- [PROBLEM DESCRIPTION] Only the first line of the listing and the lines after it, up to and including the one containing "composite = t2", should be retyped exactly.

- [DATA IN THIS EXERCISE]

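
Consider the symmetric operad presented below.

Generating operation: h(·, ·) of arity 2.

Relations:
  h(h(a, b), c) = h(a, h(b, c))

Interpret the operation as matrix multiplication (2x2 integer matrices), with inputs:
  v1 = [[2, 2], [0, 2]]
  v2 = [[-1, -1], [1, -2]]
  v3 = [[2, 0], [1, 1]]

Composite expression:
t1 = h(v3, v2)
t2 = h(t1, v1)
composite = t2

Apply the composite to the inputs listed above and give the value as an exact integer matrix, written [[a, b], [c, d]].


h(v3, v2) = [[-2, -2], [0, -3]]
h(h(v3, v2), v1) = [[-4, -8], [0, -6]]

[[-4, -8], [0, -6]]


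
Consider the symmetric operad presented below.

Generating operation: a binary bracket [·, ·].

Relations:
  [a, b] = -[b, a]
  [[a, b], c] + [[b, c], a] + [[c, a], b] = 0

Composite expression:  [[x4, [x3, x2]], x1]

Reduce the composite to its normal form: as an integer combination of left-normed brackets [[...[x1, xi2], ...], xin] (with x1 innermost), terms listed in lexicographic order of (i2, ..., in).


-[[[x1, x2], x3], x4] + [[[x1, x3], x2], x4] + [[[x1, x4], x2], x3] - [[[x1, x4], x3], x2]

In the tensor algebra, words opening x1 carry the x1-anchored form.
Composite bracket: [[x4, [x3, x2]], x1]
The bracket unfolds into 8 signed words via [a, b] = ab - ba (2^3 = 8).
The x1-initial words carry the normal form:
  the word x1x2x3x4 carries sign -1 and contributes -[[[x1, x2], x3], x4]
  the word x1x3x2x4 carries sign +1 and contributes +[[[x1, x3], x2], x4]
  the word x1x4x2x3 carries sign +1 and contributes +[[[x1, x4], x2], x3]
  the word x1x4x3x2 carries sign -1 and contributes -[[[x1, x4], x3], x2]


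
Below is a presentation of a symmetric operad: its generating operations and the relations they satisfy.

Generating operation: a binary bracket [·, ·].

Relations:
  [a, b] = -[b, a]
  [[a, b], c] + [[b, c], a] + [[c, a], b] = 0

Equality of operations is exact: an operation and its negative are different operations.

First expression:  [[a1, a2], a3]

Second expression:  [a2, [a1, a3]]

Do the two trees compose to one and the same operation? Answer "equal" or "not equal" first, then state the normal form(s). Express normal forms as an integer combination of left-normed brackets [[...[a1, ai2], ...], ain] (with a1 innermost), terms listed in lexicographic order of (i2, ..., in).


Normal form of the first expression: [[a1, a2], a3]
Normal form of the second expression: -[[a1, a3], a2]
Distinct normal forms: not equal.

not equal; the first gives [[a1, a2], a3] and the second -[[a1, a3], a2]


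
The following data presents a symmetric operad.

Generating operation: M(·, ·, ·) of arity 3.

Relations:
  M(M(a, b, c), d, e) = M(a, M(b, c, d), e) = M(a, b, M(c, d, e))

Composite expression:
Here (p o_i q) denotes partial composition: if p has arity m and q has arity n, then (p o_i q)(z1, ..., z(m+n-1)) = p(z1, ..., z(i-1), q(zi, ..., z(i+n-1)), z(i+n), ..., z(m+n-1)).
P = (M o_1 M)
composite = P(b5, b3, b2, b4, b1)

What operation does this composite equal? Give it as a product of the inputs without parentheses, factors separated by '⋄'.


Associativity of M dissolves the nesting; only the b-input order survives.
M(b5, b3, b2) unparenthesizes to b5 ⋄ b3 ⋄ b2
M(M(b5, b3, b2), b4, b1) unparenthesizes to b5 ⋄ b3 ⋄ b2 ⋄ b4 ⋄ b1

b5 ⋄ b3 ⋄ b2 ⋄ b4 ⋄ b1


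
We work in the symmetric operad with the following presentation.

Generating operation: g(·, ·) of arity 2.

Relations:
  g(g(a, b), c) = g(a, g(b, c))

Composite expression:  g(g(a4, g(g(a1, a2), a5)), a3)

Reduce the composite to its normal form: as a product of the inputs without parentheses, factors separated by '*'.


a4 * a1 * a2 * a5 * a3

The g-tree's shape is irrelevant; the a-reading-order decides.
g(a1, a2) spells out as a1 * a2
g(g(a1, a2), a5) spells out as a1 * a2 * a5
g(a4, g(g(a1, a2), a5)) spells out as a4 * a1 * a2 * a5
g(g(a4, g(g(a1, a2), a5)), a3) spells out as a4 * a1 * a2 * a5 * a3


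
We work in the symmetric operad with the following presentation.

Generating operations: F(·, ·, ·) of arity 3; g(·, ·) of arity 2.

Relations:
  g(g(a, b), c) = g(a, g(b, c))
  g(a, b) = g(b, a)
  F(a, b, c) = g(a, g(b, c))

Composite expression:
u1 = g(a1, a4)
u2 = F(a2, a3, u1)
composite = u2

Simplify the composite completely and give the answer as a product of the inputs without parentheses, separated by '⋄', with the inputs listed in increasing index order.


a1 ⋄ a2 ⋄ a3 ⋄ a4

Reordering under F is free, so list the a-inputs canonically.
g(a1, a4) flattens to a1 ⋄ a4
F(a2, a3, g(a1, a4)) flattens to a2 ⋄ a3 ⋄ a1 ⋄ a4
sorting the factors by input index: a1 ⋄ a2 ⋄ a3 ⋄ a4


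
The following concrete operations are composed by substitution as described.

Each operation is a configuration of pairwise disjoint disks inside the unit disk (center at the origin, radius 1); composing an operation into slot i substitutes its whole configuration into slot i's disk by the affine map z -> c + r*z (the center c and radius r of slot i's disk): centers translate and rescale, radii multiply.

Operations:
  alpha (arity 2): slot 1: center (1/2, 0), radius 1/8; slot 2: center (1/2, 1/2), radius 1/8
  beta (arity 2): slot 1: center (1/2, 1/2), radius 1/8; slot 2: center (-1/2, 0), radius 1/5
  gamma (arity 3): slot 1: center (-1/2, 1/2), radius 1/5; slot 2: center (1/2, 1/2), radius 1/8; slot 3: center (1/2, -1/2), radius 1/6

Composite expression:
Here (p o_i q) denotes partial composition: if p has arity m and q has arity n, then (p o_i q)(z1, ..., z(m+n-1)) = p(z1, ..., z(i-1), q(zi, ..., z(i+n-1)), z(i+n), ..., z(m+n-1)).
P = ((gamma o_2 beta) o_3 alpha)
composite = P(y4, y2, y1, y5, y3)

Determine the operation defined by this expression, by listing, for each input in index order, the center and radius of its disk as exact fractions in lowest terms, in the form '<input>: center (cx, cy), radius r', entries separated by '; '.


Nesting under gamma composes maps z -> c + r*z down each y-path.
for y4, the 1-step affine chain lands on center (-1/2, 1/2), radius 1/5
for y2, the 2-step affine chain lands on center (9/16, 9/16), radius 1/64
for y1, the 3-step affine chain lands on center (9/20, 1/2), radius 1/320
for y5, the 3-step affine chain lands on center (9/20, 41/80), radius 1/320
for y3, the 1-step affine chain lands on center (1/2, -1/2), radius 1/6

y1: center (9/20, 1/2), radius 1/320; y2: center (9/16, 9/16), radius 1/64; y3: center (1/2, -1/2), radius 1/6; y4: center (-1/2, 1/2), radius 1/5; y5: center (9/20, 41/80), radius 1/320


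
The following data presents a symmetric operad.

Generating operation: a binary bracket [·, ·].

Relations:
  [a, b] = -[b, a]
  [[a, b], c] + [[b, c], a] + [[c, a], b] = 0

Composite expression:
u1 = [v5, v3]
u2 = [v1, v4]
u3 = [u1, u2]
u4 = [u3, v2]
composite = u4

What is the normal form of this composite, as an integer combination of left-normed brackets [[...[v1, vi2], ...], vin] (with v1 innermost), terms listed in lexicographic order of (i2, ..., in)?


Expand each bracket as ab - ba; the v1-initial words give the coefficients.
Composite bracket: [[[v5, v3], [v1, v4]], v2]
Full expansion: 16 signed words from ab - ba (2^4 = 16).
Keep just the words that open with v1:
  sign of v1v4v3v5v2 is +1, so it contributes +[[[[v1, v4], v3], v5], v2]
  sign of v1v4v5v3v2 is -1, so it contributes -[[[[v1, v4], v5], v3], v2]

[[[[v1, v4], v3], v5], v2] - [[[[v1, v4], v5], v3], v2]


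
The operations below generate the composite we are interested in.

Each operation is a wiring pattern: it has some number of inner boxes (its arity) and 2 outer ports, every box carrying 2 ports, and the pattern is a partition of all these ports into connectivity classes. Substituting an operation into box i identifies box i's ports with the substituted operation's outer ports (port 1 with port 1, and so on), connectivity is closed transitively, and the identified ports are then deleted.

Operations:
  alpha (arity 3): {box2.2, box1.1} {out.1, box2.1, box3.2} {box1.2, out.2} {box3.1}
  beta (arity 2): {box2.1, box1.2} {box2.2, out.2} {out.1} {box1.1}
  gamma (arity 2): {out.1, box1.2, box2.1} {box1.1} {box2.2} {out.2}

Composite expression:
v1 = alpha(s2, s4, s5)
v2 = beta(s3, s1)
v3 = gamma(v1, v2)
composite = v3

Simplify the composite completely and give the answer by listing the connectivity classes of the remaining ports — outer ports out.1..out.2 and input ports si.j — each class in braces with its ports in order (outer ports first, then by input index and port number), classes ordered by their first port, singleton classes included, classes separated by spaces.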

- [YOUR SOLUTION]
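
Consider the symmetric operad presented below.

Generating operation: h(·, ·) of arity 2.

Relations:
  h(h(a, b), c) = h(a, h(b, c))

Interpret the operation as matrix multiplication (2x2 integer matrices), with inputs:
  v1 = [[2, 2], [0, 2]]
  v2 = [[-1, -1], [1, -2]]
  v3 = [[2, 0], [1, 1]]

Composite expression:
t1 = h(v3, v2)
t2 = h(t1, v1)
composite = t2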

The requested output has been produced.